• What needs to be done
Wherever the line with "Tariff-rate quota — heading 12-2-3" sits in the listing below, transcribe from it up to and including the line with "Origin rule: goods wholly obtained in Galveny", exactly, and leave the remaining lines out.

Data supplied: Begin

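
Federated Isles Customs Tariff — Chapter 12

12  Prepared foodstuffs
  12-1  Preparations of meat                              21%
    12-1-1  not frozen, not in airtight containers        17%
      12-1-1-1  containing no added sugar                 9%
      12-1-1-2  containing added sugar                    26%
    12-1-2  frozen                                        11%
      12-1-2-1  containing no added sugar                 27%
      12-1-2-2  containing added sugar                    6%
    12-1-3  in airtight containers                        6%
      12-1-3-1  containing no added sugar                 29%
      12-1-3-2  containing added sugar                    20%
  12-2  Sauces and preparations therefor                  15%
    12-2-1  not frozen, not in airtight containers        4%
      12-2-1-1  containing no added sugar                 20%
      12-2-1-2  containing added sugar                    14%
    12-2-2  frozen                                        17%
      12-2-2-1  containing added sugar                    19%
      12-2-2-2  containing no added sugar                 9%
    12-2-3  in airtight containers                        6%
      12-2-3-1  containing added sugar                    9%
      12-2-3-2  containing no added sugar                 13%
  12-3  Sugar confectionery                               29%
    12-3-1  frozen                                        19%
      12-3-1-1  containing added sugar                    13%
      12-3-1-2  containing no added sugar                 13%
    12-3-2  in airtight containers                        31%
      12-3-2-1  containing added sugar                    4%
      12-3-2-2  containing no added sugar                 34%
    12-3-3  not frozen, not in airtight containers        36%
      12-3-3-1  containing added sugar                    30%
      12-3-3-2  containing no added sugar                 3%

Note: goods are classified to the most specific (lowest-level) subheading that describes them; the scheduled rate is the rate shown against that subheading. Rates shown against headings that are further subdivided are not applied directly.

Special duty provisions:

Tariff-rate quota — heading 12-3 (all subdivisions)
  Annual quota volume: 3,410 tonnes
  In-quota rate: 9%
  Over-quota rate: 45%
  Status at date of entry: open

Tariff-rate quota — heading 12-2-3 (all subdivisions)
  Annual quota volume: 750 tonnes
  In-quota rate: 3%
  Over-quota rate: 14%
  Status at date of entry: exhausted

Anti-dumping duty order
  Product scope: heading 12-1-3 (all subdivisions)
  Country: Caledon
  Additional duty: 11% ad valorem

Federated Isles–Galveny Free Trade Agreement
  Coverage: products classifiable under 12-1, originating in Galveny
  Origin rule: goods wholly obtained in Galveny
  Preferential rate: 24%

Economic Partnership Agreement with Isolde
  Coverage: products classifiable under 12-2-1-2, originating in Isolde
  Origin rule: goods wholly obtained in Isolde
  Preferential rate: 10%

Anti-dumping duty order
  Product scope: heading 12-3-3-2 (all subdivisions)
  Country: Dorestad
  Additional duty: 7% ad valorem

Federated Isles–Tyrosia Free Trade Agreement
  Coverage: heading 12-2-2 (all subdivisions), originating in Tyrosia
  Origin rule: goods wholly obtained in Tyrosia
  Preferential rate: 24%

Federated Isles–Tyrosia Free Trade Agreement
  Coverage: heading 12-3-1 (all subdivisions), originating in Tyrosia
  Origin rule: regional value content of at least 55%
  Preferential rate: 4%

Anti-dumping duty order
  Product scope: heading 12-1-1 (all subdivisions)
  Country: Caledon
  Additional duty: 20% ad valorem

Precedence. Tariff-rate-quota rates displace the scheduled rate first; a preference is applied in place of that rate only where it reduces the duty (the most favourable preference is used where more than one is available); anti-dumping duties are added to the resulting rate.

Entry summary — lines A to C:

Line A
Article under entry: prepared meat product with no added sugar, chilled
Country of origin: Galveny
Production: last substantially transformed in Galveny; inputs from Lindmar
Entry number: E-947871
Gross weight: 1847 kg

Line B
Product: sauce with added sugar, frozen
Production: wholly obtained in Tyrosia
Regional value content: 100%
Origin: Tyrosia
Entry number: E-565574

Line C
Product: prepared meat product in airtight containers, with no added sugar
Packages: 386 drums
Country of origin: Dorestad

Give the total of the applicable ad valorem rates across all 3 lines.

57%

Line A: prepared meat product → 12-1; chilled → 12-1-1; with no added sugar → 12-1-1-1. Scheduled 9%. Galveny agreement on 12-1: not wholly obtained. → 9%.
Line B: sauce → 12-2; frozen → 12-2-2; with added sugar → 12-2-2-1. Scheduled 19%. Tyrosia agreement on 12-2-2: wholly obtained → 24% available; Tyrosia agreement on 12-3-1: 12-2-2-1 not covered; preference 24% not lower than 19% → no reduction. → 19%.
Line C: prepared meat product → 12-1; in airtight containers → 12-1-3; with no added sugar → 12-1-3-1. Scheduled 29%. No special measure applies. → 29%.
Sum: 9% + 19% + 29% = 57%.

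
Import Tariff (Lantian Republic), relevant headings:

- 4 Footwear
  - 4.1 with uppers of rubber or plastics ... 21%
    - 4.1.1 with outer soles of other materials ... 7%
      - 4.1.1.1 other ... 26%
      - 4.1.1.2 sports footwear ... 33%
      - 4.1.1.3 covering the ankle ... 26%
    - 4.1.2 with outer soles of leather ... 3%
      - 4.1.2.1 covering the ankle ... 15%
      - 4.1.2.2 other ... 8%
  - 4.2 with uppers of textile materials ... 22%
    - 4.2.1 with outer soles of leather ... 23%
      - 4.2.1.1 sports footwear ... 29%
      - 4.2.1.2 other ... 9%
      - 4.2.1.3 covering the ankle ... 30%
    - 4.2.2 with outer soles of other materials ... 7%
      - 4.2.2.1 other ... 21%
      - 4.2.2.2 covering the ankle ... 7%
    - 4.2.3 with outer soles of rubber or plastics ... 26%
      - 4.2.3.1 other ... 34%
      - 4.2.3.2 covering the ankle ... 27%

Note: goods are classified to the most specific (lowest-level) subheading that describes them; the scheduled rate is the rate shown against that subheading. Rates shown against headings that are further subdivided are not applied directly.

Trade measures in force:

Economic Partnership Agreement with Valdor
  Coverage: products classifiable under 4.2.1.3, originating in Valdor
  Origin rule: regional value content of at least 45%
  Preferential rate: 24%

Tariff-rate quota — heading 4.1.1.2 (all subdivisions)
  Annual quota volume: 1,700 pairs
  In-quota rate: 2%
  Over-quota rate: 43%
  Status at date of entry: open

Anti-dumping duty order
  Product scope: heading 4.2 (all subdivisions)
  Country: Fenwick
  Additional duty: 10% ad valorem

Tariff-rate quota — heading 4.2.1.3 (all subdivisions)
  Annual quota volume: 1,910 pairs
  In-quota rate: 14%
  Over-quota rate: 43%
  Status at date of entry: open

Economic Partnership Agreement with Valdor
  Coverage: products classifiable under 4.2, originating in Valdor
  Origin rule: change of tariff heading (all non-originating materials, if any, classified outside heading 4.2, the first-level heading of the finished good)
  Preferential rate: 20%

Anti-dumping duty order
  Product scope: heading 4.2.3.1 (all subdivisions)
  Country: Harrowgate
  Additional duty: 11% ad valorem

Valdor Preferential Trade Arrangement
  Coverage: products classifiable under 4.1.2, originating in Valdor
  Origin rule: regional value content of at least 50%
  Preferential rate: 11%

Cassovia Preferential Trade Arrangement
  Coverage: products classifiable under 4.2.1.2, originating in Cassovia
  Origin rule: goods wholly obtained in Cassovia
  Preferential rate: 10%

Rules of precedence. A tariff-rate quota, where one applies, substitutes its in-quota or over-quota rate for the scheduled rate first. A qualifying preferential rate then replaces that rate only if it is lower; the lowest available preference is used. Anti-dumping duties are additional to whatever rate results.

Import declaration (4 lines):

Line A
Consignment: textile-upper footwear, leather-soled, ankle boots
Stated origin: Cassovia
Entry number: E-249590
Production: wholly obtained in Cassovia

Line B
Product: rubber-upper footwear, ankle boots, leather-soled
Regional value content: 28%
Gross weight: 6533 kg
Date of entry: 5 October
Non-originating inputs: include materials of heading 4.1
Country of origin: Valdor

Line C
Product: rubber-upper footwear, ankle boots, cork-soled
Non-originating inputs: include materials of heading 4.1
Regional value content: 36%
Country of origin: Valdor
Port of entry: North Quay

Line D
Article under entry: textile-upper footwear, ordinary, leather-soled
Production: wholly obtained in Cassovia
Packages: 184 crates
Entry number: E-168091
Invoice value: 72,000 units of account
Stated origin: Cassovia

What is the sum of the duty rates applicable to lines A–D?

Line A: textile-upper → 4.2; leather-soled → 4.2.1; ankle boots → 4.2.1.3. Scheduled 30%. quota on 4.2.1.3 open → in-quota 14%; Cassovia agreement on 4.2.1.2: 4.2.1.3 not covered. → 14%.
Line B: rubber-upper → 4.1; leather-soled → 4.1.2; ankle boots → 4.1.2.1. Scheduled 15%. Valdor agreement on 4.2.1.3: 4.1.2.1 not covered; Valdor agreement on 4.2: 4.1.2.1 not covered; Valdor agreement on 4.1.2: RVC < 50%. → 15%.
Line C: rubber-upper → 4.1; cork-soled → 4.1.1; ankle boots → 4.1.1.3. Scheduled 26%. Valdor agreement on 4.2.1.3: 4.1.1.3 not covered; Valdor agreement on 4.2: 4.1.1.3 not covered; Valdor agreement on 4.1.2: 4.1.1.3 not covered. → 26%.
Line D: textile-upper → 4.2; leather-soled → 4.2.1; ordinary → 4.2.1.2. Scheduled 9%. Cassovia agreement on 4.2.1.2: wholly obtained → 10% available; preference 10% not lower than 9% → no reduction. → 9%.
Sum: 14% + 15% + 26% + 9% = 64%.

64%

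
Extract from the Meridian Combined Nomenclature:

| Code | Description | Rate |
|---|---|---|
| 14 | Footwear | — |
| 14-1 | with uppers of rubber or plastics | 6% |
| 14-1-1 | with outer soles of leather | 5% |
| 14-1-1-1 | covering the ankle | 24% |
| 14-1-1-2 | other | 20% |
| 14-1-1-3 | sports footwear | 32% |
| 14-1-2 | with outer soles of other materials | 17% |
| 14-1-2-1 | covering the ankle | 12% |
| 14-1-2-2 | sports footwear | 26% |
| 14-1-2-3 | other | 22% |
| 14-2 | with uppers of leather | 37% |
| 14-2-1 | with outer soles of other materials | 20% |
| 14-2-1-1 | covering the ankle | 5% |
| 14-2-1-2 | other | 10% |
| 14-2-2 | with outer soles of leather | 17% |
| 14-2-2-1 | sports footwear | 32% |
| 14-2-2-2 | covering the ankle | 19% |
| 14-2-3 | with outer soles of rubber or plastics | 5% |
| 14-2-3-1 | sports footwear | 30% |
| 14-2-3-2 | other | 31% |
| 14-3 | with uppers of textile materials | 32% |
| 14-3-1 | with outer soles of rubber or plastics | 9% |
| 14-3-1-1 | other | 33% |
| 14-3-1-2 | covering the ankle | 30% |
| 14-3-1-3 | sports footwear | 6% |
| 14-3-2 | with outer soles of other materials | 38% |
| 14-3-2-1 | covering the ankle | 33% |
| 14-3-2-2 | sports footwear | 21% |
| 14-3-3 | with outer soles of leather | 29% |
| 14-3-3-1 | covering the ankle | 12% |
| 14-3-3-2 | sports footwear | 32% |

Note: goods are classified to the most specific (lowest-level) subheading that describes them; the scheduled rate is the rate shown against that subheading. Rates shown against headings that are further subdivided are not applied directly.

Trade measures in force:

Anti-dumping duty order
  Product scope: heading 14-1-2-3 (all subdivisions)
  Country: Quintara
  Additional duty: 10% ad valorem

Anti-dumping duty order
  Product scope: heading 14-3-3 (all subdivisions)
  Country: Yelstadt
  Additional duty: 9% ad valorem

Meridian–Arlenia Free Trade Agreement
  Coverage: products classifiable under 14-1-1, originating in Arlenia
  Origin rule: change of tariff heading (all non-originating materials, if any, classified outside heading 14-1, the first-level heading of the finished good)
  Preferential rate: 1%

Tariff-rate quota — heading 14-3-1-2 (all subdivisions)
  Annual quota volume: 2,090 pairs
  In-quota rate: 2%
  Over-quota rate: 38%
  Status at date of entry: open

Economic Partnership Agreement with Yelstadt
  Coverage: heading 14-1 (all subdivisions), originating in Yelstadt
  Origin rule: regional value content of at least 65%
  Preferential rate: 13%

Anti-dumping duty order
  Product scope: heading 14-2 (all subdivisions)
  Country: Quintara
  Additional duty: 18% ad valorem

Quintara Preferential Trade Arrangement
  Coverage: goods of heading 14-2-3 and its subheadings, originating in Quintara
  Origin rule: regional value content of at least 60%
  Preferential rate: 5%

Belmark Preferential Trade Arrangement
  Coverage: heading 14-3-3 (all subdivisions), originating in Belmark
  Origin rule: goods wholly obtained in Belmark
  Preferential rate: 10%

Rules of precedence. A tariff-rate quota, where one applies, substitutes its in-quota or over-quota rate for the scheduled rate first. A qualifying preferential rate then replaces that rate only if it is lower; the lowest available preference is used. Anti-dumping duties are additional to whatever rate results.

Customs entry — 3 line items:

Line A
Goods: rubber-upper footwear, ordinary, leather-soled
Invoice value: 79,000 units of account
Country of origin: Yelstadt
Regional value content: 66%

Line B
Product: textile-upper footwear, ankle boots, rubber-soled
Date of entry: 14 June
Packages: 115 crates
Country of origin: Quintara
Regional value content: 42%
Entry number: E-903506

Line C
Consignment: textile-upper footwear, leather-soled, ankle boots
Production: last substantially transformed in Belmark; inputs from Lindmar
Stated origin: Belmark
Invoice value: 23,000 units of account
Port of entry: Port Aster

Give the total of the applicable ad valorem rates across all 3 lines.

Line A: rubber-upper → 14-1; leather-soled → 14-1-1; ordinary → 14-1-1-2. Scheduled 20%. Yelstadt agreement on 14-1: RVC ≥ 65% → 13% available; preferential 13%. → 13%.
Line B: textile-upper → 14-3; rubber-soled → 14-3-1; ankle boots → 14-3-1-2. Scheduled 30%. quota on 14-3-1-2 open → in-quota 2%; Quintara agreement on 14-2-3: 14-3-1-2 not covered. → 2%.
Line C: textile-upper → 14-3; leather-soled → 14-3-3; ankle boots → 14-3-3-1. Scheduled 12%. Belmark agreement on 14-3-3: not wholly obtained. → 12%.
Sum: 13% + 2% + 12% = 27%.

27%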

Data supplied: End

• Completed task
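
Tariff-rate quota — heading 12-2-3 (all subdivisions)
  Annual quota volume: 750 tonnes
  In-quota rate: 3%
  Over-quota rate: 14%
  Status at date of entry: exhausted

Anti-dumping duty order
  Product scope: heading 12-1-3 (all subdivisions)
  Country: Caledon
  Additional duty: 11% ad valorem

Federated Isles–Galveny Free Trade Agreement
  Coverage: products classifiable under 12-1, originating in Galveny
  Origin rule: goods wholly obtained in Galveny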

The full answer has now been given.